_Assigned task_
Look at each line below and tally those holding "full"; answer with that figure and nothing else.

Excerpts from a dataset
————
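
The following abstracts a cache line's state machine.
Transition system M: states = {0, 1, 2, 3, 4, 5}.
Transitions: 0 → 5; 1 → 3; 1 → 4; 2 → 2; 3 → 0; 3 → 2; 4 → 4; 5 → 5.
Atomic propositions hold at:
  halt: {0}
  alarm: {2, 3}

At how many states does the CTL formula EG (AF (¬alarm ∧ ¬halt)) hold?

4

Sat(¬alarm) = {0, 1, 4, 5}
Sat(¬halt) = {1, 2, 3, 4, 5}
Sat(¬alarm ∧ ¬halt) = {1, 4, 5}
AF (¬alarm ∧ ¬halt): least fixpoint, start Z0 = {1, 4, 5}, add states with every successor in Z. Z1 = {0, 1, 4, 5}; fixed.
Sat(AF (¬alarm ∧ ¬halt)) = {0, 1, 4, 5}
EG (AF (¬alarm ∧ ¬halt)): greatest fixpoint, start Z0 = {0, 1, 4, 5}, keep only states in Sat with some successor in Z. Already a fixed point.
Sat(EG (AF (¬alarm ∧ ¬halt))) = {0, 1, 4, 5}
|Sat(EG (AF (¬alarm ∧ ¬halt)))| = |{0, 1, 4, 5}| = 4.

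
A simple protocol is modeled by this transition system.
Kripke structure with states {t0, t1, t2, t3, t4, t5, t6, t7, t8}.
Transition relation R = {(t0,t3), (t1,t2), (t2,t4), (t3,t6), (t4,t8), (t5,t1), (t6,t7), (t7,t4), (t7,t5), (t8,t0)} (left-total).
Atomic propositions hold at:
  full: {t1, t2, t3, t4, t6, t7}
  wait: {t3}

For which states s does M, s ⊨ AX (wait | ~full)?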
————
_Response to this exercise_
2